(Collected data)
+ + + + +
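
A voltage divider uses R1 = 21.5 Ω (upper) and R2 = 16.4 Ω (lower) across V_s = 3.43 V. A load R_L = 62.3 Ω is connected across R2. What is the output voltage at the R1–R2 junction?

V_out ≈ 1.29 V

The load sits in parallel with R2, giving an effective lower resistance R2' = R2·R_L/(R2+R_L) = 12.98 Ω.
Then V_out = V_s · R2'/(R1 + R2') = 3.43 × 12.98/34.48 = 1.291 V.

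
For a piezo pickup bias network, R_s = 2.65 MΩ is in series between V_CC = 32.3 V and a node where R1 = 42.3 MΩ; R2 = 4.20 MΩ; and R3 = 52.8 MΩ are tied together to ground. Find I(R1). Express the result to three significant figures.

Parallel bank: R_p = 1/(1/42.3 + 1/4.20 + 1/52.8) = 3.563 MΩ.
V_A = 32.3 × 3.563/6.213 = 18.52 V.
Branch current I = V_A/R1 = 18.52/42.3 = 0.4379 µA.
(Equivalently: I_total = 5.199 µA, then current-divider fraction G_k/ΣG = 0.08423.)

I ≈ 0.438 µA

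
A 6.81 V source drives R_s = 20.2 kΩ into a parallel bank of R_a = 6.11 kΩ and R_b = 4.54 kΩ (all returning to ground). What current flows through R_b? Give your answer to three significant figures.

I ≈ 0.171 mA

Parallel bank: R_p = 1/(1/6.11 + 1/4.54) = 2.605 kΩ.
V_A by voltage divider: V_A = 6.81 × 2.605/(20.2 + 2.605) = 0.7778 V.
Branch current I = V_A/R_b = 0.7778/4.54 = 0.1713 mA.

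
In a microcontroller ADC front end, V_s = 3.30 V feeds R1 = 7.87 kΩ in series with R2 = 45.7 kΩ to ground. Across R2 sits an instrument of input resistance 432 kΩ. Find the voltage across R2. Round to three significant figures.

First combine the lower leg with the load: R2 ‖ R_L = 41.33 kΩ.
Now apply the divider: V_out = 3.30 × 0.8400 = 2.772 V.

V_out ≈ 2.77 V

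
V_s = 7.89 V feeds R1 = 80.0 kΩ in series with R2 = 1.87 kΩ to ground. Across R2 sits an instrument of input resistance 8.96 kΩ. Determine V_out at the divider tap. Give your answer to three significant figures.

V_out ≈ 0.150 V

R2 ‖ R_L = (1.87 × 8.96)/(1.87 + 8.96) = 1.547 kΩ.
Then V_out = V_s · R2'/(R1 + R2') = 7.89 × 1.547/81.55 = 0.1497 V.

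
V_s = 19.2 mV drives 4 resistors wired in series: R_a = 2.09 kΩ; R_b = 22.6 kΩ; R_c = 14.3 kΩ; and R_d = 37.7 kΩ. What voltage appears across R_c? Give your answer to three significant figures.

V ≈ 3.58 mV

Series total: ΣR = 2.09 + 22.6 + 14.3 + 37.7 = 76.69 kΩ.
Voltage divider: V = V_s · (14.30 / 76.69) = 19.2 × 0.1865 = 3.580 mV.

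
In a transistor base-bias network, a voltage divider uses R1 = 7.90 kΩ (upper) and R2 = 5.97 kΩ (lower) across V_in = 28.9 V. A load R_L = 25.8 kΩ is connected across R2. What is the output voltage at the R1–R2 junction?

V_out ≈ 11.0 V

R2 ‖ R_L = (5.97 × 25.8)/(5.97 + 25.8) = 4.848 kΩ.
Then V_out = V_in · R2'/(R1 + R2') = 28.9 × 4.848/12.75 = 10.99 V.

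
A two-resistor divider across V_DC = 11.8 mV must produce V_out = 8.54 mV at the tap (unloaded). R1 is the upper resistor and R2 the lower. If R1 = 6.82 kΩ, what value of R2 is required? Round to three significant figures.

Required fraction k = V_out/V_DC = 0.7237.
R2 = R1 · 0.7237/(1 − 0.7237) = 17.87 kΩ.

R2 ≈ 17.9 kΩ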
+ + + + +
All the lines above are to be copied exactly, with none left out.

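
A voltage divider uses R1 = 21.5 Ω (upper) and R2 = 16.4 Ω (lower) across V_s = 3.43 V. A load R_L = 62.3 Ω is connected across R2. What is the output voltage at the R1–R2 junction?

V_out ≈ 1.29 V

The load sits in parallel with R2, giving an effective lower resistance R2' = R2·R_L/(R2+R_L) = 12.98 Ω.
Then V_out = V_s · R2'/(R1 + R2') = 3.43 × 12.98/34.48 = 1.291 V.

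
For a piezo pickup bias network, R_s = 2.65 MΩ is in series between V_CC = 32.3 V and a node where R1 = 42.3 MΩ; R2 = 4.20 MΩ; and R3 = 52.8 MΩ are tied together to ground. Find I(R1). Express the result to three significant figures.

Parallel bank: R_p = 1/(1/42.3 + 1/4.20 + 1/52.8) = 3.563 MΩ.
V_A = 32.3 × 3.563/6.213 = 18.52 V.
Branch current I = V_A/R1 = 18.52/42.3 = 0.4379 µA.
(Equivalently: I_total = 5.199 µA, then current-divider fraction G_k/ΣG = 0.08423.)

I ≈ 0.438 µA

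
A 6.81 V source drives R_s = 20.2 kΩ into a parallel bank of R_a = 6.11 kΩ and R_b = 4.54 kΩ (all returning to ground). What current flows through R_b? Give your answer to three significant figures.

I ≈ 0.171 mA

Parallel bank: R_p = 1/(1/6.11 + 1/4.54) = 2.605 kΩ.
V_A by voltage divider: V_A = 6.81 × 2.605/(20.2 + 2.605) = 0.7778 V.
Branch current I = V_A/R_b = 0.7778/4.54 = 0.1713 mA.

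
In a microcontroller ADC front end, V_s = 3.30 V feeds R1 = 7.87 kΩ in series with R2 = 45.7 kΩ to ground. Across R2 sits an instrument of input resistance 432 kΩ. Find the voltage across R2. Round to three significant figures.

First combine the lower leg with the load: R2 ‖ R_L = 41.33 kΩ.
Now apply the divider: V_out = 3.30 × 0.8400 = 2.772 V.

V_out ≈ 2.77 V

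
V_s = 7.89 V feeds R1 = 80.0 kΩ in series with R2 = 1.87 kΩ to ground. Across R2 sits an instrument of input resistance 8.96 kΩ. Determine V_out at the divider tap. Give your answer to three significant figures.

V_out ≈ 0.150 V

R2 ‖ R_L = (1.87 × 8.96)/(1.87 + 8.96) = 1.547 kΩ.
Then V_out = V_s · R2'/(R1 + R2') = 7.89 × 1.547/81.55 = 0.1497 V.

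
V_s = 19.2 mV drives 4 resistors wired in series: R_a = 2.09 kΩ; R_b = 22.6 kΩ; R_c = 14.3 kΩ; and R_d = 37.7 kΩ. What voltage appears across R_c? Give your answer to three significant figures.

V ≈ 3.58 mV

Series total: ΣR = 2.09 + 22.6 + 14.3 + 37.7 = 76.69 kΩ.
Voltage divider: V = V_s · (14.30 / 76.69) = 19.2 × 0.1865 = 3.580 mV.

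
In a transistor base-bias network, a voltage divider uses R1 = 7.90 kΩ (upper) and R2 = 5.97 kΩ (lower) across V_in = 28.9 V. A load R_L = 25.8 kΩ is connected across R2. What is the output voltage at the R1–R2 junction?

V_out ≈ 11.0 V

R2 ‖ R_L = (5.97 × 25.8)/(5.97 + 25.8) = 4.848 kΩ.
Then V_out = V_in · R2'/(R1 + R2') = 28.9 × 4.848/12.75 = 10.99 V.

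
A two-resistor divider across V_DC = 11.8 mV must produce V_out = 8.54 mV at the tap (unloaded). R1 is the upper resistor and R2 the lower. If R1 = 6.82 kΩ, what value of R2 is required? Round to three significant figures.

Required fraction k = V_out/V_DC = 0.7237.
R2 = R1 · 0.7237/(1 − 0.7237) = 17.87 kΩ.

R2 ≈ 17.9 kΩ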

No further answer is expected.